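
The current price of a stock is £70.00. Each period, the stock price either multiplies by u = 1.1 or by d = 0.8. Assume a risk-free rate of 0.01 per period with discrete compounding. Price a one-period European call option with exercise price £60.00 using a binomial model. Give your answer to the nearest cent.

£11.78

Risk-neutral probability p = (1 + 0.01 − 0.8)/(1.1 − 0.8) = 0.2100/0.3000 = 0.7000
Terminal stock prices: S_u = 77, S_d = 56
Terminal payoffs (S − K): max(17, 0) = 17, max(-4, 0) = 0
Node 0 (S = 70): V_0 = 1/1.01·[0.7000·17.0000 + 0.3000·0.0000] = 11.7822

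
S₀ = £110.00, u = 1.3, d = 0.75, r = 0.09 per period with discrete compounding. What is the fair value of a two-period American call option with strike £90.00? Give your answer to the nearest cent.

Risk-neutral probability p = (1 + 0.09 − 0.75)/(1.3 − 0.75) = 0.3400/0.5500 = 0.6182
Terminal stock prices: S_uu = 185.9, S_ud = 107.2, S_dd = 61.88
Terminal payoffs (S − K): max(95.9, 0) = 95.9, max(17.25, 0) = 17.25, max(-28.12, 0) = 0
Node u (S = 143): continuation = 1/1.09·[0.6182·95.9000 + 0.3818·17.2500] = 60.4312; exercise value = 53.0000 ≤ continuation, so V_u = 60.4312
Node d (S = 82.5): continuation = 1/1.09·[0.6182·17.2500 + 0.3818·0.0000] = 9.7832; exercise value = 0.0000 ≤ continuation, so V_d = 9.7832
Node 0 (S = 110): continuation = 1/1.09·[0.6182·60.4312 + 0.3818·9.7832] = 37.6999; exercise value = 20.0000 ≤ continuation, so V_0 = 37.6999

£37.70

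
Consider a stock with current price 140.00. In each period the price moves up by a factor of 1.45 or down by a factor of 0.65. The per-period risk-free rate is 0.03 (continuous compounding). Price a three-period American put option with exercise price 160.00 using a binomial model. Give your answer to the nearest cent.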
......
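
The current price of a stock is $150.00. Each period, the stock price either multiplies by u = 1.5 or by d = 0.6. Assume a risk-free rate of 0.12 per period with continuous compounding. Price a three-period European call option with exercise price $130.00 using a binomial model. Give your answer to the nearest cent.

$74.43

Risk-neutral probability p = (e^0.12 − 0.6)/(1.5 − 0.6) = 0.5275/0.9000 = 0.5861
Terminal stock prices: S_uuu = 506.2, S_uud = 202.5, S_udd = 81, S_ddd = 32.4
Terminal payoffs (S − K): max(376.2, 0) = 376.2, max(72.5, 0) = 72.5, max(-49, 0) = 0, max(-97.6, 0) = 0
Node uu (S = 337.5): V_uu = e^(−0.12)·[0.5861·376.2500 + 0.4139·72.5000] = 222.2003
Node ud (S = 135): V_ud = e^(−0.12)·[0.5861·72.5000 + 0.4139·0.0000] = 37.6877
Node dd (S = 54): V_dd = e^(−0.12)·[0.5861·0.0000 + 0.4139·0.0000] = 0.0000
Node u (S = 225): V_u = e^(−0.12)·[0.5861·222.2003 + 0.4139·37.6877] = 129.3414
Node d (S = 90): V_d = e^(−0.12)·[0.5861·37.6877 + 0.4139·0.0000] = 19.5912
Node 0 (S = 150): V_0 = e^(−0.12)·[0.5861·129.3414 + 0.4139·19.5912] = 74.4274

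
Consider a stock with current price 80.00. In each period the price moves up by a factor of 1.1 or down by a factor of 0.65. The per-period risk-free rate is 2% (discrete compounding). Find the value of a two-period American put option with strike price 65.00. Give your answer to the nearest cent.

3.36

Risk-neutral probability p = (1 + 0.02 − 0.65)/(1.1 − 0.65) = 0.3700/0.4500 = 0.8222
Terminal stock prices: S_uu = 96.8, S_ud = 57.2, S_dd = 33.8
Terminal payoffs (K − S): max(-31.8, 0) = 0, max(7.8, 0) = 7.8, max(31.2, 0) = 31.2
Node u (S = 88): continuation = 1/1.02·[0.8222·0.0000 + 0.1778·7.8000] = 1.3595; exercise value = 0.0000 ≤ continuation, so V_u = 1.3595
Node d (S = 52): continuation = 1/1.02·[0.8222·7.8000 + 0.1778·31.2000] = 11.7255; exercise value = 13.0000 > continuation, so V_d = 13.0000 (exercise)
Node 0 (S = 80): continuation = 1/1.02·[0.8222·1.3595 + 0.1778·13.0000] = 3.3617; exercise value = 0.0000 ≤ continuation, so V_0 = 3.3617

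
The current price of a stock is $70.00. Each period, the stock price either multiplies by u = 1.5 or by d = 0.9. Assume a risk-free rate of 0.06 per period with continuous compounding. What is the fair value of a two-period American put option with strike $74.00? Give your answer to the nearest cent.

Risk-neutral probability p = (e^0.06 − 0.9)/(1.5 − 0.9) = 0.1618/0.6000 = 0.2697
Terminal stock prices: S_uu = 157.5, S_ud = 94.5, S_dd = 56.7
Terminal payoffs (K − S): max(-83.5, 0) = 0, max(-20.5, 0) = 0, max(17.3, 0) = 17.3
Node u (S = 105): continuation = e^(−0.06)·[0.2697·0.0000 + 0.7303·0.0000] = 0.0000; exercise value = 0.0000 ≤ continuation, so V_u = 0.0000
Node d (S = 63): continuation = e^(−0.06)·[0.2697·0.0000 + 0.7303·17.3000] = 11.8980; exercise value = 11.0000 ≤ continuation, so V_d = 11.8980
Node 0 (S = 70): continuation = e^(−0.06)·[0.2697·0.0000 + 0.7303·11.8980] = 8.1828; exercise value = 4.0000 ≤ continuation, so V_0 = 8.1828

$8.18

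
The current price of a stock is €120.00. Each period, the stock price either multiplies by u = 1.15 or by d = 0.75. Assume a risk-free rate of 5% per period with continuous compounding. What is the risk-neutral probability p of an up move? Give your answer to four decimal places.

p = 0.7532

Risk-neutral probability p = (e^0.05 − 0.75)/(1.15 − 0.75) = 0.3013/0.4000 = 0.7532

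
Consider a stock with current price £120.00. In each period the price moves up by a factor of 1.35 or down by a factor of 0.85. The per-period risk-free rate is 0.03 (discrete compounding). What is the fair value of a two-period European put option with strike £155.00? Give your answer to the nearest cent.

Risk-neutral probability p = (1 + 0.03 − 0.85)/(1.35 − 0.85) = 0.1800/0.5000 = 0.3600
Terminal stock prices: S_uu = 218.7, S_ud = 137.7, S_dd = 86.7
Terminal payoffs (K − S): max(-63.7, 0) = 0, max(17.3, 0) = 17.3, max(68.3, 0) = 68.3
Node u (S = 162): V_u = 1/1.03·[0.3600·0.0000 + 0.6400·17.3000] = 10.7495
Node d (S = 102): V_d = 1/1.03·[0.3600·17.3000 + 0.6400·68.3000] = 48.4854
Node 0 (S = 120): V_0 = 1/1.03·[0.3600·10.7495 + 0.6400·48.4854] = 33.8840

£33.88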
......
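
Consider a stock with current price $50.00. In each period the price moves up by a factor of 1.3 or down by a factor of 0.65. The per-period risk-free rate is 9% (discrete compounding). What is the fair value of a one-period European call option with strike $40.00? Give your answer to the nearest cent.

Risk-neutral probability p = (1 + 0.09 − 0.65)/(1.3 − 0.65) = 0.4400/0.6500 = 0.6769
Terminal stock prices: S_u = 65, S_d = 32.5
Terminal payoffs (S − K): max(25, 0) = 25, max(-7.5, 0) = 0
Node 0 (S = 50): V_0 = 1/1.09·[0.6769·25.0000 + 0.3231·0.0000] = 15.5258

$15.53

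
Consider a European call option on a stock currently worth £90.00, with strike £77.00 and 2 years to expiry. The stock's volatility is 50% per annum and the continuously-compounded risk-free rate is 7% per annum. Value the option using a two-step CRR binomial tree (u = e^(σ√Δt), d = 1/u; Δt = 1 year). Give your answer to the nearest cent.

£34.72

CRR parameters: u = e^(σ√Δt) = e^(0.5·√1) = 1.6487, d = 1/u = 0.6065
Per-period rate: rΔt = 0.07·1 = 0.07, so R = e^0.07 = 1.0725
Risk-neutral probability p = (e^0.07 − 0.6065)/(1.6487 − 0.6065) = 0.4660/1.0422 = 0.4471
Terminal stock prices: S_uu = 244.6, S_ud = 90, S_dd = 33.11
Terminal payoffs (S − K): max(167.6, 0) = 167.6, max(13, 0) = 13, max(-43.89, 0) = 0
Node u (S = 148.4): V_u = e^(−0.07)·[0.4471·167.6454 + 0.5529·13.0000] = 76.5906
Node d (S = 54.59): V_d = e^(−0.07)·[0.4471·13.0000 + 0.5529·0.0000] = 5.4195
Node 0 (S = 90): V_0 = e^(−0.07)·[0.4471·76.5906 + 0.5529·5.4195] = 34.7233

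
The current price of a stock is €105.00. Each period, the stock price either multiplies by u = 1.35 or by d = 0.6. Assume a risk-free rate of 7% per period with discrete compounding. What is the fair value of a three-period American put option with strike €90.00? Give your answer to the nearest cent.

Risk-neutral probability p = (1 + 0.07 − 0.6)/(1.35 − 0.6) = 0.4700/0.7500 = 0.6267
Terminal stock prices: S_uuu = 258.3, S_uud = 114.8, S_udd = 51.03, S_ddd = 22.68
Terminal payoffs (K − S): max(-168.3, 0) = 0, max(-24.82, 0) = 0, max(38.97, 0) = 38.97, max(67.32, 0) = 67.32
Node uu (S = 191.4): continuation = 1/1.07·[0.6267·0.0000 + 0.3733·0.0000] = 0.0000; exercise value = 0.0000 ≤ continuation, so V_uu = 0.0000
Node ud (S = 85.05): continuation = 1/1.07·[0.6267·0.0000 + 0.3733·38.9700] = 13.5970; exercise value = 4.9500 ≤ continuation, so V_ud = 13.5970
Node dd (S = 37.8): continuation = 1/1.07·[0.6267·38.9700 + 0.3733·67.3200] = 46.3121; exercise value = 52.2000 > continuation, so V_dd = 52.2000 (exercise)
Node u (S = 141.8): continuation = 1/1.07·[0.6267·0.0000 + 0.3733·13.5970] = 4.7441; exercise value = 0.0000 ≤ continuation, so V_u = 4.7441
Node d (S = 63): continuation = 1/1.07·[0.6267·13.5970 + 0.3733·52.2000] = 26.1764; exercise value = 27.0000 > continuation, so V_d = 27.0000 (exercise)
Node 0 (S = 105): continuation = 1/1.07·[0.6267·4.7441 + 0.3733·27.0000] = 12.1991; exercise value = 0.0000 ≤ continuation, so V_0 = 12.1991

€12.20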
......
Using the listing above, copy exactly the line that contains "The current price of a stock is £70.00.", the line that contains "Consider a stock with current price 140.00.", and each line that falls between them.

■ TASK RESULT:
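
The current price of a stock is £70.00. Each period, the stock price either multiplies by u = 1.1 or by d = 0.8. Assume a risk-free rate of 0.01 per period with discrete compounding. Price a one-period European call option with exercise price £60.00 using a binomial model. Give your answer to the nearest cent.

£11.78

Risk-neutral probability p = (1 + 0.01 − 0.8)/(1.1 − 0.8) = 0.2100/0.3000 = 0.7000
Terminal stock prices: S_u = 77, S_d = 56
Terminal payoffs (S − K): max(17, 0) = 17, max(-4, 0) = 0
Node 0 (S = 70): V_0 = 1/1.01·[0.7000·17.0000 + 0.3000·0.0000] = 11.7822

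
S₀ = £110.00, u = 1.3, d = 0.75, r = 0.09 per period with discrete compounding. What is the fair value of a two-period American call option with strike £90.00? Give your answer to the nearest cent.

Risk-neutral probability p = (1 + 0.09 − 0.75)/(1.3 − 0.75) = 0.3400/0.5500 = 0.6182
Terminal stock prices: S_uu = 185.9, S_ud = 107.2, S_dd = 61.88
Terminal payoffs (S − K): max(95.9, 0) = 95.9, max(17.25, 0) = 17.25, max(-28.12, 0) = 0
Node u (S = 143): continuation = 1/1.09·[0.6182·95.9000 + 0.3818·17.2500] = 60.4312; exercise value = 53.0000 ≤ continuation, so V_u = 60.4312
Node d (S = 82.5): continuation = 1/1.09·[0.6182·17.2500 + 0.3818·0.0000] = 9.7832; exercise value = 0.0000 ≤ continuation, so V_d = 9.7832
Node 0 (S = 110): continuation = 1/1.09·[0.6182·60.4312 + 0.3818·9.7832] = 37.6999; exercise value = 20.0000 ≤ continuation, so V_0 = 37.6999

£37.70

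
Consider a stock with current price 140.00. In each period the price moves up by a factor of 1.45 or down by a factor of 0.65. The per-period risk-free rate is 0.03 (continuous compounding). Price a three-period American put option with exercise price 160.00 using a binomial model. Give your answer to the nearest cent.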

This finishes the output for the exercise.